◆ DATA FOR THIS TASK ◆
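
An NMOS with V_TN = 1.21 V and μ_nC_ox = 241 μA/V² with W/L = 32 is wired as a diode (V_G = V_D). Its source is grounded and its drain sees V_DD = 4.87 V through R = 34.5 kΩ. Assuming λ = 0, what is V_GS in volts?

With gate tied to drain, V_GS = V_DS ≥ V_GS − V_TN, so the device is in saturation.
k_n = μ_nC_ox · (W/L) = 7.712 mA/V².
KCL at the drain: ½ k_n (V_GS − V_TN)² = (V_DD − V_GS)/R.
Let x = V_GS − 1.21. Then 133 x² + x − 3.66 = 0, giving x = 0.162 V (positive root), so V_GS = 1.37 V.
I_D = (V_DD − V_GS)/R = (4.87 − 1.37) / 34.5 = 0.101 mA.

V_GS = 1.37 V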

◆ TASK TO COMPLETE ◆
Every record must be transcribed precisely, down to the last character.

◆ SOLUTION FOR THIS TASK ◆
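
An NMOS with V_TN = 1.21 V and μ_nC_ox = 241 μA/V² with W/L = 32 is wired as a diode (V_G = V_D). Its source is grounded and its drain sees V_DD = 4.87 V through R = 34.5 kΩ. Assuming λ = 0, what is V_GS in volts?

With gate tied to drain, V_GS = V_DS ≥ V_GS − V_TN, so the device is in saturation.
k_n = μ_nC_ox · (W/L) = 7.712 mA/V².
KCL at the drain: ½ k_n (V_GS − V_TN)² = (V_DD − V_GS)/R.
Let x = V_GS − 1.21. Then 133 x² + x − 3.66 = 0, giving x = 0.162 V (positive root), so V_GS = 1.37 V.
I_D = (V_DD − V_GS)/R = (4.87 − 1.37) / 34.5 = 0.101 mA.

V_GS = 1.37 V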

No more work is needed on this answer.